Data for processing:
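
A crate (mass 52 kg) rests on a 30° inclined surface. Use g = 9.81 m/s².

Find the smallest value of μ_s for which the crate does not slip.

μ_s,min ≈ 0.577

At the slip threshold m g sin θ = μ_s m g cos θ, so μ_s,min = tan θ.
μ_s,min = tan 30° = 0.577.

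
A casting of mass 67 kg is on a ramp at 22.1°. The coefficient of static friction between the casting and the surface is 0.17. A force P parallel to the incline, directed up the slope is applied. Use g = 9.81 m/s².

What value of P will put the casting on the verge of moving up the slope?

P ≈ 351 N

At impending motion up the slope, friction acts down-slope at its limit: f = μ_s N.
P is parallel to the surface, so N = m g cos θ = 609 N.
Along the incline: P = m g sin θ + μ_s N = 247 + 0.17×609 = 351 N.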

...

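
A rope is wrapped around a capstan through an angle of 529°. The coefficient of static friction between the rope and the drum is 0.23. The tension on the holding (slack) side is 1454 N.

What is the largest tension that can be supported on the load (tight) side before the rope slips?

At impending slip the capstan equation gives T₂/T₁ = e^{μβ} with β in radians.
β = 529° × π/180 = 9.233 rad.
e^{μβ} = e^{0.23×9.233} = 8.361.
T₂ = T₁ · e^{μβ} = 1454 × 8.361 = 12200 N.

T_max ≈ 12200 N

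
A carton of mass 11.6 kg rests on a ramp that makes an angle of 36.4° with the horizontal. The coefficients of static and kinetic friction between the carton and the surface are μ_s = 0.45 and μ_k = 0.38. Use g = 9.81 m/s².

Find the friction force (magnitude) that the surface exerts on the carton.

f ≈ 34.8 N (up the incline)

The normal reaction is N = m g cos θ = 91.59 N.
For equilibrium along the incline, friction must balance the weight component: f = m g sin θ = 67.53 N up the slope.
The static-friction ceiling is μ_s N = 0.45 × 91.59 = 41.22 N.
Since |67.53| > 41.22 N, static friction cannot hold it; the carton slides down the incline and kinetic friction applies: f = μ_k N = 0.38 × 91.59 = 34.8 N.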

To do:
Filter the listing for the word "between" and copy every line that holds it.

Answer box:
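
A casting of mass 67 kg is on a ramp at 22.1°. The coefficient of static friction between the casting and the surface is 0.17. A force P parallel to the incline, directed up the slope is applied. Use g = 9.81 m/s².
A rope is wrapped around a capstan through an angle of 529°. The coefficient of static friction between the rope and the drum is 0.23. The tension on the holding (slack) side is 1454 N.
A carton of mass 11.6 kg rests on a ramp that makes an angle of 36.4° with the horizontal. The coefficients of static and kinetic friction between the carton and the surface are μ_s = 0.45 and μ_k = 0.38. Use g = 9.81 m/s².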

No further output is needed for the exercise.